Line by line, transcribe the records exactly.
=====
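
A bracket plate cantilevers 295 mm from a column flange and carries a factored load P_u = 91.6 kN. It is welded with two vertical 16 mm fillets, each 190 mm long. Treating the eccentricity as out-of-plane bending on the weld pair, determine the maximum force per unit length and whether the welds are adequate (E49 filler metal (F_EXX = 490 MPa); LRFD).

L_w = 2 × 190 = 380 mm; section modulus (unit throat) S = 2 × L²/6 = 12030 mm².
Direct shear f_v = P/L_w = 91.6×10³/380 = 241.1 N/mm.
Moment M = P × e = 91.6×10³ × 295 = 27022000 N·mm; bending f_b = M/S = 2246 N/mm.
f_max = √(f_v² + f_b²) = √(241.1² + 2246²) = 2258 N/mm.
φr_n = 0.75 × 0.6 × 490 × (0.707 × 16) = 2494 N/mm → adequate.

f_max ≈ 2260 N/mm; adequate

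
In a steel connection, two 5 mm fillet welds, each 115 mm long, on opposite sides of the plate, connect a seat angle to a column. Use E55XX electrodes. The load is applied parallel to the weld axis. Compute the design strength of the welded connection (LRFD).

φR_n ≈ 201 kN

E55XX → F_EXX = 550 MPa.
Effective throat t_e = 0.707 × 5 = 3.535 mm.
Total length L = 230 mm; A_we = 3.535 × 230 = 813 mm².
F_nw = 0.6 F_EXX = 0.6 × 550 = 330 MPa.
φR_n = 0.75 × 330 × 813 × 10⁻³ = 201.2 kN.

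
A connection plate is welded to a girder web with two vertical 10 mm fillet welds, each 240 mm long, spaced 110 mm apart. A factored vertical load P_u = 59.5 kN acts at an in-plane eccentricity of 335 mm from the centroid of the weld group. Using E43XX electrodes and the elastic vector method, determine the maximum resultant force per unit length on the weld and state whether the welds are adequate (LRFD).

f_max ≈ 761 N/mm; adequate

E43XX → F_EXX = 430 MPa.
Total weld length L_w = 480 mm. Treat welds as unit-width lines.
Polar moment about centroid: J = 2[d³/12 + d(b/2)²] = 2[240³/12 + 240×55²] = 3756000 mm³.
Direct shear f_v = P/L_w = 59.5×10³ / 480 = 124 N/mm (vertical).
Torsion M = P·e = 59.5×10³ × 335 = 19932000 N·mm.
Critical point at (x, y) = (55, 120) from centroid. f_tx = M·y/J = 636.8 N/mm; f_ty = M·x/J = 291.9 N/mm.
Resultant f_max = √[f_tx² + (f_v + f_ty)²] = √[636.8² + (124 + 291.9)²] = 760.6 N/mm.
Capacity per unit length: φr_n = 0.75 × 0.6 × 430 × (0.707 × 10) = 1368 N/mm.
760.6 ≤ 1368 → adequate.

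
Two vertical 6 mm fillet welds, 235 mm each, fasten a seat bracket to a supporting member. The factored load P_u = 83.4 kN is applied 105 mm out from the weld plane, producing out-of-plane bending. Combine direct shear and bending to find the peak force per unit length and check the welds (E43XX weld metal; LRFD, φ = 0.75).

E43XX → F_EXX = 430 MPa.
L_w = 2 × 235 = 470 mm; section modulus (unit throat) S = 2 × L²/6 = 18410 mm².
Direct shear f_v = P/L_w = 83.4×10³/470 = 177.4 N/mm.
Moment M = P × e = 83.4×10³ × 105 = 8757000 N·mm; bending f_b = M/S = 475.7 N/mm.
f_max = √(f_v² + f_b²) = √(177.4² + 475.7²) = 507.7 N/mm.
φr_n = 0.75 × 0.6 × 430 × (0.707 × 6) = 820.8 N/mm → adequate.

f_max ≈ 508 N/mm; adequate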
=====
§ **Solution to this task**
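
A bracket plate cantilevers 295 mm from a column flange and carries a factored load P_u = 91.6 kN. It is welded with two vertical 16 mm fillets, each 190 mm long. Treating the eccentricity as out-of-plane bending on the weld pair, determine the maximum force per unit length and whether the welds are adequate (E49 filler metal (F_EXX = 490 MPa); LRFD).

L_w = 2 × 190 = 380 mm; section modulus (unit throat) S = 2 × L²/6 = 12030 mm².
Direct shear f_v = P/L_w = 91.6×10³/380 = 241.1 N/mm.
Moment M = P × e = 91.6×10³ × 295 = 27022000 N·mm; bending f_b = M/S = 2246 N/mm.
f_max = √(f_v² + f_b²) = √(241.1² + 2246²) = 2258 N/mm.
φr_n = 0.75 × 0.6 × 490 × (0.707 × 16) = 2494 N/mm → adequate.

f_max ≈ 2260 N/mm; adequate

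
In a steel connection, two 5 mm fillet welds, each 115 mm long, on opposite sides of the plate, connect a seat angle to a column. Use E55XX electrodes. The load is applied parallel to the weld axis. Compute the design strength of the welded connection (LRFD).

φR_n ≈ 201 kN

E55XX → F_EXX = 550 MPa.
Effective throat t_e = 0.707 × 5 = 3.535 mm.
Total length L = 230 mm; A_we = 3.535 × 230 = 813 mm².
F_nw = 0.6 F_EXX = 0.6 × 550 = 330 MPa.
φR_n = 0.75 × 330 × 813 × 10⁻³ = 201.2 kN.

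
A connection plate is welded to a girder web with two vertical 10 mm fillet welds, each 240 mm long, spaced 110 mm apart. A factored vertical load P_u = 59.5 kN acts at an in-plane eccentricity of 335 mm from the centroid of the weld group. Using E43XX electrodes and the elastic vector method, determine the maximum resultant force per unit length on the weld and state whether the welds are adequate (LRFD).

f_max ≈ 761 N/mm; adequate

E43XX → F_EXX = 430 MPa.
Total weld length L_w = 480 mm. Treat welds as unit-width lines.
Polar moment about centroid: J = 2[d³/12 + d(b/2)²] = 2[240³/12 + 240×55²] = 3756000 mm³.
Direct shear f_v = P/L_w = 59.5×10³ / 480 = 124 N/mm (vertical).
Torsion M = P·e = 59.5×10³ × 335 = 19932000 N·mm.
Critical point at (x, y) = (55, 120) from centroid. f_tx = M·y/J = 636.8 N/mm; f_ty = M·x/J = 291.9 N/mm.
Resultant f_max = √[f_tx² + (f_v + f_ty)²] = √[636.8² + (124 + 291.9)²] = 760.6 N/mm.
Capacity per unit length: φr_n = 0.75 × 0.6 × 430 × (0.707 × 10) = 1368 N/mm.
760.6 ≤ 1368 → adequate.

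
Two vertical 6 mm fillet welds, 235 mm each, fasten a seat bracket to a supporting member. The factored load P_u = 83.4 kN is applied 105 mm out from the weld plane, producing out-of-plane bending. Combine direct shear and bending to find the peak force per unit length and check the welds (E43XX weld metal; LRFD, φ = 0.75).

E43XX → F_EXX = 430 MPa.
L_w = 2 × 235 = 470 mm; section modulus (unit throat) S = 2 × L²/6 = 18410 mm².
Direct shear f_v = P/L_w = 83.4×10³/470 = 177.4 N/mm.
Moment M = P × e = 83.4×10³ × 105 = 8757000 N·mm; bending f_b = M/S = 475.7 N/mm.
f_max = √(f_v² + f_b²) = √(177.4² + 475.7²) = 507.7 N/mm.
φr_n = 0.75 × 0.6 × 430 × (0.707 × 6) = 820.8 N/mm → adequate.

f_max ≈ 508 N/mm; adequate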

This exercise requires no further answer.